Transcribe the records word for word, leaving nothing out.
== Segment start ==
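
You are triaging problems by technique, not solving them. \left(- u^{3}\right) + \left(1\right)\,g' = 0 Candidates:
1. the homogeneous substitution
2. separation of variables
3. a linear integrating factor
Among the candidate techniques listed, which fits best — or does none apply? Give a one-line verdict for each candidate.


Method: no special technique — with g absent the equation is not coupled at all: direct integration in u.
- the homogeneous substitution: solved for the derivative, the right side changes under joint scaling of the two variables.
- separation of variables — separation is only trivially available — with the unknown absent from the slope this is a direct integration, not a separation problem.
- a linear integrating factor: the linear template holds only trivially here (the unknown is absent, so the coefficient is zero) — the method is not the natural label.


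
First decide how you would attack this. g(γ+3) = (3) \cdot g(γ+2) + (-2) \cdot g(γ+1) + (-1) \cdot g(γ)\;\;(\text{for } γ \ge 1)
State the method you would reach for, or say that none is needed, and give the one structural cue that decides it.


Best approach: the characteristic-root method — constant coefficients and linearity mean the ansatz r^γ reduces it to solving the characteristic polynomial.


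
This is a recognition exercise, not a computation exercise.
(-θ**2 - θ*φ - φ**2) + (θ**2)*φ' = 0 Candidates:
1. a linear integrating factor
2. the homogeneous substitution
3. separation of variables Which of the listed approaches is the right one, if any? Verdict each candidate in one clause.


Method: the homogeneous substitution — the slope's numerator and denominator share total degree; set v = φ/θ and the equation drops to separable form.
- a linear integrating factor: a nonlinear term in the unknown puts this outside the integrating-factor template.
- the homogeneous substitution: yes — fits the structure here.
- separation of variables — no algebra isolates the independent variable on one side and the unknown on the other.


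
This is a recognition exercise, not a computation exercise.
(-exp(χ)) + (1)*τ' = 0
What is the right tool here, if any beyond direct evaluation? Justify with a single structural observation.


Technique: no special technique — solved for the derivative, τ never appears on the right — this is a direct integration in χ, not a differential-equations problem at heart.


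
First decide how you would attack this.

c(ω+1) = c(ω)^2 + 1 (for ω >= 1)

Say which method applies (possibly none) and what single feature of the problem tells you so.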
== Segment end ==
| Task solution |
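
You are triaging problems by technique, not solving them. \left(- u^{3}\right) + \left(1\right)\,g' = 0 Candidates:
1. the homogeneous substitution
2. separation of variables
3. a linear integrating factor
Among the candidate techniques listed, which fits best — or does none apply? Give a one-line verdict for each candidate.


Method: no special technique — with g absent the equation is not coupled at all: direct integration in u.
- the homogeneous substitution: solved for the derivative, the right side changes under joint scaling of the two variables.
- separation of variables — separation is only trivially available — with the unknown absent from the slope this is a direct integration, not a separation problem.
- a linear integrating factor: the linear template holds only trivially here (the unknown is absent, so the coefficient is zero) — the method is not the natural label.


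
First decide how you would attack this. g(γ+3) = (3) \cdot g(γ+2) + (-2) \cdot g(γ+1) + (-1) \cdot g(γ)\;\;(\text{for } γ \ge 1)
State the method you would reach for, or say that none is needed, and give the one structural cue that decides it.


Best approach: the characteristic-root method — constant coefficients and linearity mean the ansatz r^γ reduces it to solving the characteristic polynomial.


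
This is a recognition exercise, not a computation exercise.
(-θ**2 - θ*φ - φ**2) + (θ**2)*φ' = 0 Candidates:
1. a linear integrating factor
2. the homogeneous substitution
3. separation of variables Which of the listed approaches is the right one, if any? Verdict each candidate in one clause.


Method: the homogeneous substitution — the slope's numerator and denominator share total degree; set v = φ/θ and the equation drops to separable form.
- a linear integrating factor: a nonlinear term in the unknown puts this outside the integrating-factor template.
- the homogeneous substitution: yes — fits the structure here.
- separation of variables — no algebra isolates the independent variable on one side and the unknown on the other.


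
This is a recognition exercise, not a computation exercise.
(-exp(χ)) + (1)*τ' = 0
What is the right tool here, if any beyond direct evaluation? Justify with a single structural observation.


Technique: no special technique — solved for the derivative, τ never appears on the right — this is a direct integration in χ, not a differential-equations problem at heart.


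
First decide how you would attack this.

c(ω+1) = c(ω)^2 + 1 (for ω >= 1)

Say which method applies (possibly none) and what single feature of the problem tells you so.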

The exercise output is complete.